* Assignment: Go over the entries and report the lines where the word "meet" occurs.

*** Opening of Dataset entries ***

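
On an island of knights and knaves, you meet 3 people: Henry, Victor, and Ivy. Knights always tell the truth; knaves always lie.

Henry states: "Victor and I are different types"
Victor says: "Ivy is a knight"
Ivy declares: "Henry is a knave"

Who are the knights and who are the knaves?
Henry is a knight.
Victor is a knave.
Ivy is a knave.

Verification:
- Henry (knight) says "Victor and I are different types" - this is TRUE because Henry is a knight and Victor is a knave.
- Victor (knave) says "Ivy is a knight" - this is FALSE (a lie) because Ivy is a knave.
- Ivy (knave) says "Henry is a knave" - this is FALSE (a lie) because Henry is a knight.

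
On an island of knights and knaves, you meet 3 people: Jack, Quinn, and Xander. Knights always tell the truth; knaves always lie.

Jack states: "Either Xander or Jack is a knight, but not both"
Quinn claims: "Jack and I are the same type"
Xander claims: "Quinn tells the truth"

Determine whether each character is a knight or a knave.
Jack is a knight.
Quinn is a knave.
Xander is a knave.

Verification:
- Jack (knight) says "Either Xander or Jack is a knight, but not both" - this is TRUE because Xander is a knave and Jack is a knight.
- Quinn (knave) says "Jack and I are the same type" - this is FALSE (a lie) because Quinn is a knave and Jack is a knight.
- Xander (knave) says "Quinn tells the truth" - this is FALSE (a lie) because Quinn is a knave.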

*** Close of Dataset entries ***

* Solution for this task:
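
On an island of knights and knaves, you meet 3 people: Henry, Victor, and Ivy. Knights always tell the truth; knaves always lie.
On an island of knights and knaves, you meet 3 people: Jack, Quinn, and Xander. Knights always tell the truth; knaves always lie.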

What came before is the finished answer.